Data to use →
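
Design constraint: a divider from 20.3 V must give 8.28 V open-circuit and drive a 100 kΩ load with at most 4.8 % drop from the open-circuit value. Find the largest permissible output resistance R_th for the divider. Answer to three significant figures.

R_th ≤ 5.04 kΩ

Loading drop = R_th/(R_th + R_L) ≤ 0.0480, so R_th ≤ R_L · ε/(1−ε) = 100 kΩ × 0.0480/0.9520 = 5.04 kΩ.
(Any R1, R2 with R2/(R1+R2) = 0.408 and R1‖R2 ≤ 5.04 kΩ will meet the spec.)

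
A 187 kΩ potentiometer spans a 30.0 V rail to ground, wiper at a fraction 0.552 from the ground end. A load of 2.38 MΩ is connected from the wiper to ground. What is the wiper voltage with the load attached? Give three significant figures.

V ≈ 16.2 V

The wiper splits the pot into (1−α)R = 83.78 kΩ above and αR = 103.2 kΩ below.
Lower section ‖ load = 98.93 kΩ.
V_wiper = 30.0 × 98.93/(83.78 + 98.93) = 16.2 V.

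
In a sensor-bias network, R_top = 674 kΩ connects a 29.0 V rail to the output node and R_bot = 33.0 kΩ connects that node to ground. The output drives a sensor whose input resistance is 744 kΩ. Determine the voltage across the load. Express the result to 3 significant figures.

The load sits in parallel with R_bot: R_bot‖R_L = (33.0 × 744) / (33.0 + 744) = 31.60 kΩ.
V_out = 29.0 × 31.60 / (674 + 31.60) = 29.0 × 31.60/705.6 = 1.30 V.

V_out ≈ 1.30 V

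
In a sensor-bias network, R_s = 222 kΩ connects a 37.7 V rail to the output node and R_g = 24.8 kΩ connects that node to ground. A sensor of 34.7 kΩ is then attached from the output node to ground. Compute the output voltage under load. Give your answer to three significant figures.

The load sits in parallel with R_g: R_g‖R_L = (24.8 × 34.7) / (24.8 + 34.7) = 14.46 kΩ.
V_out = 37.7 × 14.46 / (222 + 14.46) = 37.7 × 14.46/236.5 = 2.31 V.

V_out ≈ 2.31 V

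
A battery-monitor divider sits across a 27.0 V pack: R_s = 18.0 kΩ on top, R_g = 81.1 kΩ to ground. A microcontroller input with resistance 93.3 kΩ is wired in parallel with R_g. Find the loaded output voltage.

The load sits in parallel with R_g: R_g‖R_L = (81.1 × 93.3) / (81.1 + 93.3) = 43.39 kΩ.
V_out = 27.0 × 43.39 / (18.0 + 43.39) = 27.0 × 43.39/61.39 = 19.1 V.
(Unloaded it would have been 22.1 V.)

V_out ≈ 19.1 V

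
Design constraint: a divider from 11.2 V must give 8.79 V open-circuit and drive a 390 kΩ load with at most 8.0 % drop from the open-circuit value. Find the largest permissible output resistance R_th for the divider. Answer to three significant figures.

Loading drop = R_th/(R_th + R_L) ≤ 0.0800, so R_th ≤ R_L · ε/(1−ε) = 390 kΩ × 0.0800/0.9200 = 33.9 kΩ.

R_th ≤ 33.9 kΩ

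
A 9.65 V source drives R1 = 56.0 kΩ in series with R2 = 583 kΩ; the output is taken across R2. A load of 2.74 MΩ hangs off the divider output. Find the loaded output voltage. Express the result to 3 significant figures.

The load sits in parallel with R2: R2‖R_L = (583 × 2740) / (583 + 2740) = 480.7 kΩ.
V_out = 9.65 × 480.7 / (56.0 + 480.7) = 9.65 × 480.7/536.7 = 8.64 V.
(Unloaded it would have been 8.80 V.)

V_out ≈ 8.64 V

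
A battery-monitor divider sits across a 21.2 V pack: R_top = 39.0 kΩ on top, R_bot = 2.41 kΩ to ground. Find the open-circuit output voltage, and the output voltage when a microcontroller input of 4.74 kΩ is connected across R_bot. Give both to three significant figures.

Open-circuit: V = 21.2 × 2.41/(39.0 + 2.41) = 1.23 V.
With the load, R_bot becomes R_bot‖R_L = 1.598 kΩ, so V = 21.2 × 1.598/40.60 = 0.834 V.

Unloaded: 1.23 V; loaded: 0.834 V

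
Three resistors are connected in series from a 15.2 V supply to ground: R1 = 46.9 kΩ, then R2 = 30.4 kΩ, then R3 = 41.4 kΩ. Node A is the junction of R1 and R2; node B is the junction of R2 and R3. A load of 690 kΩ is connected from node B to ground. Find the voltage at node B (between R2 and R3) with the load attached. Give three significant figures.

At node B, R3 is in parallel with the load: R3‖R_L = 39.06 kΩ.
Below node A the resistance is R2 + (R3‖R_L) = 69.46 kΩ, so V_A = 15.2 × 69.46/116.4 = 9.073 V.
Then V_B = V_A × (R3‖R_L)/(R2 + R3‖R_L) = 9.073 × 39.06/69.46 = 5.10 V.

V ≈ 5.10 V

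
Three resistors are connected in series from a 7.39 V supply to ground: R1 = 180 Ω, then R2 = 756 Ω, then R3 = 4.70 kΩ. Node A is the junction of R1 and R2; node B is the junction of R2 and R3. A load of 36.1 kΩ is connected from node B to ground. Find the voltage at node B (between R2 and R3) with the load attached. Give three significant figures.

At node B, R3 is in parallel with the load: R3‖R_L = 4159 Ω.
Below node A the resistance is R2 + (R3‖R_L) = 4915 Ω, so V_A = 7.39 × 4915/5095 = 7.129 V.
Then V_B = V_A × (R3‖R_L)/(R2 + R3‖R_L) = 7.129 × 4159/4915 = 6.03 V.

V ≈ 6.03 V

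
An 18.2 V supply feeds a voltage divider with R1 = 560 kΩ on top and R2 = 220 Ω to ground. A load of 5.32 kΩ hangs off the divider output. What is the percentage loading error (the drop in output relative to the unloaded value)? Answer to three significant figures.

The divider's output (Thévenin) resistance is R1‖R2 = 219.9 Ω.
Fractional drop under load = R_th/(R_th + R_L) = 219.9 / (219.9 + 5320) = 0.03970.
So the output falls by 3.97 %.

3.97 %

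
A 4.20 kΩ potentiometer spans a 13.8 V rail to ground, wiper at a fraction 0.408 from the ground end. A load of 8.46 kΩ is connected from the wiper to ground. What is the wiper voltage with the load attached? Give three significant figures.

V ≈ 5.03 V

The wiper splits the pot into (1−α)R = 2.486 kΩ above and αR = 1.714 kΩ below.
Lower section ‖ load = 1.425 kΩ.
V_wiper = 13.8 × 1.425/(2.486 + 1.425) = 5.03 V.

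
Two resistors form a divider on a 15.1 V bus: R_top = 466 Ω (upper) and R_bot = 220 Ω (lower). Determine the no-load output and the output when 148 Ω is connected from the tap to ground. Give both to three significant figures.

Open-circuit: V = 15.1 × 220/(466 + 220) = 4.84 V.
With the load, R_bot becomes R_bot‖R_L = 88.48 Ω, so V = 15.1 × 88.48/554.5 = 2.41 V.

Unloaded: 4.84 V; loaded: 2.41 V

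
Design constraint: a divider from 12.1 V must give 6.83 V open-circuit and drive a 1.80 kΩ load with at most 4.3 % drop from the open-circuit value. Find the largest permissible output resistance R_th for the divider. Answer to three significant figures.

R_th ≤ 80.9 Ω

Loading drop = R_th/(R_th + R_L) ≤ 0.0430, so R_th ≤ R_L · ε/(1−ε) = 1.80 kΩ × 0.0430/0.9570 = 80.9 Ω.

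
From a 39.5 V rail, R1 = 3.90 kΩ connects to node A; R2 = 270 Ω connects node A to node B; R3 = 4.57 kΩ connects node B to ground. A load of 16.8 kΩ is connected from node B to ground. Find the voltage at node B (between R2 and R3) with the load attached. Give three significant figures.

At node B, R3 is in parallel with the load: R3‖R_L = 3593 Ω.
Below node A the resistance is R2 + (R3‖R_L) = 3863 Ω, so V_A = 39.5 × 3863/7763 = 19.66 V.
Then V_B = V_A × (R3‖R_L)/(R2 + R3‖R_L) = 19.66 × 3593/3863 = 18.3 V.

V ≈ 18.3 V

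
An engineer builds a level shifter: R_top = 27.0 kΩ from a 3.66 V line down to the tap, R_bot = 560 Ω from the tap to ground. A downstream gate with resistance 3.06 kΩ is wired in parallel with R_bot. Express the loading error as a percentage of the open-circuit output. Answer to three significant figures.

The divider's output (Thévenin) resistance is R_top‖R_bot = 548.6 Ω.
Fractional drop under load = R_th/(R_th + R_L) = 548.6 / (548.6 + 3060) = 0.1520.
So the output falls by 15.2 %.

15.2 %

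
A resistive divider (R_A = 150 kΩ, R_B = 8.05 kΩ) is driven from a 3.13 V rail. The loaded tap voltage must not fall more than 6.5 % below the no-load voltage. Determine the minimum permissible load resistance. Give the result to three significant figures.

Output resistance R_th = R_A‖R_B = (150 × 8.05)/158.1 = 7.640 kΩ.
The fractional drop is R_th/(R_th + R_L); requiring this ≤ 0.0650 gives R_L ≥ R_th(1/0.0650 − 1) = 7.640 × 14.38 = 110 kΩ.

R_L(min) ≈ 110 kΩ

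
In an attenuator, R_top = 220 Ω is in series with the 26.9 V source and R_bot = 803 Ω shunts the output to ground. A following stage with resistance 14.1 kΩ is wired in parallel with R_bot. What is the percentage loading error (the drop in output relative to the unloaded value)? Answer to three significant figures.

1.21 %

The divider's output (Thévenin) resistance is R_top‖R_bot = 172.7 Ω.
Fractional drop under load = R_th/(R_th + R_L) = 172.7 / (172.7 + 14100) = 0.01210.
So the output falls by 1.21 %.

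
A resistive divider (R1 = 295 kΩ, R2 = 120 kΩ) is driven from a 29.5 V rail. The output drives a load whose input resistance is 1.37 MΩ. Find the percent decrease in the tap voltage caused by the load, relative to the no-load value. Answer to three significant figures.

The divider's output (Thévenin) resistance is R1‖R2 = 85.30 kΩ.
Fractional drop under load = R_th/(R_th + R_L) = 85.30 / (85.30 + 1370) = 0.05861.
So the output falls by 5.86 %.

5.86 %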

Activity →
This exercise asks for an exact repeat of the lines from the one holding "A resistive divider (R1" through the end of the data above.

Exercise output →
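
A resistive divider (R1 = 295 kΩ, R2 = 120 kΩ) is driven from a 29.5 V rail. The output drives a load whose input resistance is 1.37 MΩ. Find the percent decrease in the tap voltage caused by the load, relative to the no-load value. Answer to three significant figures.

The divider's output (Thévenin) resistance is R1‖R2 = 85.30 kΩ.
Fractional drop under load = R_th/(R_th + R_L) = 85.30 / (85.30 + 1370) = 0.05861.
So the output falls by 5.86 %.

5.86 %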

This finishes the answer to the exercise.